(Saved data entries)

#####

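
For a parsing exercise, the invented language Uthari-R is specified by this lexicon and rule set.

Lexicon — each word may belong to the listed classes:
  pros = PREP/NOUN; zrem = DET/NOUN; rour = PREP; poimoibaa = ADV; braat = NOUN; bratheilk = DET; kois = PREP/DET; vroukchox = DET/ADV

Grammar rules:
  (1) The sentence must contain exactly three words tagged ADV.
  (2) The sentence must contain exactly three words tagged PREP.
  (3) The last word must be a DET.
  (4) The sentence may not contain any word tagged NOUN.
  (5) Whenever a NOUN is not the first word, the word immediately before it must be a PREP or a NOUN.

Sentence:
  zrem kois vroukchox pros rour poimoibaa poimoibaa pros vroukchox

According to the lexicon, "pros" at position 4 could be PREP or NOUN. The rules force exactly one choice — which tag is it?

Candidates per position — 1:zrem {DET,NOUN}; 2:kois {PREP,DET}; 3:vroukchox {DET,ADV}; 4:pros {PREP,NOUN}; 5:rour {PREP}; 6:poimoibaa {ADV}; 7:poimoibaa {ADV}; 8:pros {PREP,NOUN}; 9:vroukchox {DET,ADV}.
Word 1 cannot be NOUN — rule 4 would then fail for every completion. It is DET.
Word 4 cannot be NOUN — rule 4 would then fail for every completion. It is PREP.
Word 8 cannot be NOUN — rule 4 would then fail for every completion. It is PREP.
Word 9 cannot be ADV — rule 3 would then fail for every completion. It is DET.
Word 2 cannot be PREP — rule 2 would then fail for every completion. It is DET.
Word 3 cannot be DET — rule 1 would then fail for every completion. It is ADV.
So the tagging must be: DET DET ADV PREP PREP ADV ADV PREP DET.
Rule-by-rule: rule 1 ok; rule 2 ok; rule 3 ok; rule 4 ok; rule 5 ok.

PREP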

#####

* Exercise goal *
Return only the exact lines from the opening of the records through the line that contains "(2) The sentence", both included.

* Written answer *
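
For a parsing exercise, the invented language Uthari-R is specified by this lexicon and rule set.

Lexicon — each word may belong to the listed classes:
  pros = PREP/NOUN; zrem = DET/NOUN; rour = PREP; poimoibaa = ADV; braat = NOUN; bratheilk = DET; kois = PREP/DET; vroukchox = DET/ADV

Grammar rules:
  (1) The sentence must contain exactly three words tagged ADV.
  (2) The sentence must contain exactly three words tagged PREP.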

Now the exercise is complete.